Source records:
"""
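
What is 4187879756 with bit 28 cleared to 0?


4187879756 & ~(1 << 28) = 3919444300

3919444300


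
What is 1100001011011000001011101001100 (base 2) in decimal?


1100001011011000001011101001100 in decimal = 1634473804

1634473804


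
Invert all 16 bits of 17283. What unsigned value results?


17283 ^ 65535 = 48252

48252


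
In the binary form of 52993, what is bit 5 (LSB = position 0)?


0b1100111100000001, position 5 = 0

0


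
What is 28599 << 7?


0b110111110110111 << 7 = 0b1101111101101110000000 = 3660672

3660672


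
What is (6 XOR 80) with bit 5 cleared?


Step 1: 6 ^ 80 = 86
Step 2: 86 & ~(1 << 5) = 86

86


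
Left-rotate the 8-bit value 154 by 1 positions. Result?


Rotate 0b10011010 left by 1 (8-bit) = 0b110101 = 53

53


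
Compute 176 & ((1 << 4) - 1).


176 & 15 = 0

0


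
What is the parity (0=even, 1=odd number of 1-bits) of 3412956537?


0b11001011011011011001010101111001 has 19 ones => parity 1

1


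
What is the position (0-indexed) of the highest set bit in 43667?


0b1010101010010011. Highest set bit at position 15

15


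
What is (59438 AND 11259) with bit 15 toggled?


Step 1: 59438 & 11259 = 10282
Step 2: 10282 ^ (1 << 15) = 10282 ^ 32768 = 43050

43050


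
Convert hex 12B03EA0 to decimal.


12B03EA0 hex = 313540256 decimal

313540256


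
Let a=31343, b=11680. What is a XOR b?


31343 ^ 11680 = 22479

22479


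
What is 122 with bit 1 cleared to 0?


122 & ~(1 << 1) = 120

120


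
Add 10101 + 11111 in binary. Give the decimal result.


10101 + 11111 = 110100 = 52

52


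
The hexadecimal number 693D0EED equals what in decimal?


693D0EED hex = 1765609197 decimal

1765609197


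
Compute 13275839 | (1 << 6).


13275839 | (1 << 6) = 13275839 | 64 = 13275903

13275903


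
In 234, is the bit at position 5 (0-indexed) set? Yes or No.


0b11101010, bit 5 = 1. Yes

Yes


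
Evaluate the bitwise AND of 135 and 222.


0b10000111 & 0b11011110 = 0b10000110 = 134

134


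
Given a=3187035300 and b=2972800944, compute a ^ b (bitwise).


3187035300 ^ 2972800944 = 214375188

214375188


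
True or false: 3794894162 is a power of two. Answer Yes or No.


0b11100010001100010111110101010010. Multiple bits set => No

No


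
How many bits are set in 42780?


0b1010011100011100 has 8 set bits

8


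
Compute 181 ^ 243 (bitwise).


0b10110101 ^ 0b11110011 = 0b1000110 = 70

70


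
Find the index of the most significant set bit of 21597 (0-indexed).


0b101010001011101. Highest set bit at position 14

14


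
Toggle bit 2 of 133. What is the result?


133 ^ (1 << 2) = 133 ^ 4 = 129

129


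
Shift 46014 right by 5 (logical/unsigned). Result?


0b1011001110111110 >> 5 = 0b10110011101 = 1437

1437


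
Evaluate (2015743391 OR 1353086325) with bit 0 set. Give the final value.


Step 1: 2015743391 | 1353086325 = 2024275455
Step 2: 2024275455 | (1 << 0) = 2024275455 | 1 = 2024275455

2024275455


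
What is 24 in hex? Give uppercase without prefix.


24 = 18 hex

18


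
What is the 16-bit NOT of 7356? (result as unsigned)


~0b1110010111100 = 0b1110001101000011 = 58179 (16-bit unsigned)

58179


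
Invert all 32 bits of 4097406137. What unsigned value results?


4097406137 ^ 4294967295 = 197561158

197561158


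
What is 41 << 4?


0b101001 << 4 = 0b1010010000 = 656

656


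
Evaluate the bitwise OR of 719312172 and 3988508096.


0b101010110111111101010100101100 | 0b11101101101110111100110111000000 = 0b11101111111111111101110111101100 = 4026523116

4026523116


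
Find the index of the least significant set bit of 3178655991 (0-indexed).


0b10111101011101100111000011110111. Lowest set bit at position 0

0


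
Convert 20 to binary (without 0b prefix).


20 = 10100 in binary

10100


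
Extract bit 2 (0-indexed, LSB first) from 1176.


0b10010011000, position 2 = 0

0


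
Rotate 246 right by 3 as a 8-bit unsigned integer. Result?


Rotate 0b11110110 right by 3 (8-bit) = 0b11011110 = 222

222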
"""
◆ Directions for this task
All the entries above should come back exactly as they are written.

◆ Solution to this exercise
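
What is 4187879756 with bit 28 cleared to 0?


4187879756 & ~(1 << 28) = 3919444300

3919444300


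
What is 1100001011011000001011101001100 (base 2) in decimal?


1100001011011000001011101001100 in decimal = 1634473804

1634473804


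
Invert all 16 bits of 17283. What unsigned value results?


17283 ^ 65535 = 48252

48252


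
In the binary form of 52993, what is bit 5 (LSB = position 0)?


0b1100111100000001, position 5 = 0

0


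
What is 28599 << 7?


0b110111110110111 << 7 = 0b1101111101101110000000 = 3660672

3660672


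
What is (6 XOR 80) with bit 5 cleared?


Step 1: 6 ^ 80 = 86
Step 2: 86 & ~(1 << 5) = 86

86


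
Left-rotate the 8-bit value 154 by 1 positions. Result?


Rotate 0b10011010 left by 1 (8-bit) = 0b110101 = 53

53


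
Compute 176 & ((1 << 4) - 1).


176 & 15 = 0

0


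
What is the parity (0=even, 1=odd number of 1-bits) of 3412956537?


0b11001011011011011001010101111001 has 19 ones => parity 1

1


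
What is the position (0-indexed) of the highest set bit in 43667?


0b1010101010010011. Highest set bit at position 15

15


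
What is (59438 AND 11259) with bit 15 toggled?


Step 1: 59438 & 11259 = 10282
Step 2: 10282 ^ (1 << 15) = 10282 ^ 32768 = 43050

43050


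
Convert hex 12B03EA0 to decimal.


12B03EA0 hex = 313540256 decimal

313540256


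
Let a=31343, b=11680. What is a XOR b?


31343 ^ 11680 = 22479

22479


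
What is 122 with bit 1 cleared to 0?


122 & ~(1 << 1) = 120

120


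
Add 10101 + 11111 in binary. Give the decimal result.


10101 + 11111 = 110100 = 52

52


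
The hexadecimal number 693D0EED equals what in decimal?


693D0EED hex = 1765609197 decimal

1765609197


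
Compute 13275839 | (1 << 6).


13275839 | (1 << 6) = 13275839 | 64 = 13275903

13275903


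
In 234, is the bit at position 5 (0-indexed) set? Yes or No.


0b11101010, bit 5 = 1. Yes

Yes


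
Evaluate the bitwise AND of 135 and 222.


0b10000111 & 0b11011110 = 0b10000110 = 134

134


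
Given a=3187035300 and b=2972800944, compute a ^ b (bitwise).


3187035300 ^ 2972800944 = 214375188

214375188


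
True or false: 3794894162 is a power of two. Answer Yes or No.


0b11100010001100010111110101010010. Multiple bits set => No

No


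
How many bits are set in 42780?


0b1010011100011100 has 8 set bits

8


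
Compute 181 ^ 243 (bitwise).


0b10110101 ^ 0b11110011 = 0b1000110 = 70

70


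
Find the index of the most significant set bit of 21597 (0-indexed).


0b101010001011101. Highest set bit at position 14

14


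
Toggle bit 2 of 133. What is the result?


133 ^ (1 << 2) = 133 ^ 4 = 129

129


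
Shift 46014 right by 5 (logical/unsigned). Result?


0b1011001110111110 >> 5 = 0b10110011101 = 1437

1437


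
Evaluate (2015743391 OR 1353086325) with bit 0 set. Give the final value.


Step 1: 2015743391 | 1353086325 = 2024275455
Step 2: 2024275455 | (1 << 0) = 2024275455 | 1 = 2024275455

2024275455


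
What is 24 in hex? Give uppercase without prefix.


24 = 18 hex

18


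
What is the 16-bit NOT of 7356? (result as unsigned)


~0b1110010111100 = 0b1110001101000011 = 58179 (16-bit unsigned)

58179


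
Invert all 32 bits of 4097406137. What unsigned value results?


4097406137 ^ 4294967295 = 197561158

197561158


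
What is 41 << 4?


0b101001 << 4 = 0b1010010000 = 656

656


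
Evaluate the bitwise OR of 719312172 and 3988508096.


0b101010110111111101010100101100 | 0b11101101101110111100110111000000 = 0b11101111111111111101110111101100 = 4026523116

4026523116


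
Find the index of the least significant set bit of 3178655991 (0-indexed).


0b10111101011101100111000011110111. Lowest set bit at position 0

0


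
Convert 20 to binary (without 0b prefix).


20 = 10100 in binary

10100


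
Extract bit 2 (0-indexed, LSB first) from 1176.


0b10010011000, position 2 = 0

0


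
Rotate 246 right by 3 as a 8-bit unsigned integer. Result?


Rotate 0b11110110 right by 3 (8-bit) = 0b11011110 = 222

222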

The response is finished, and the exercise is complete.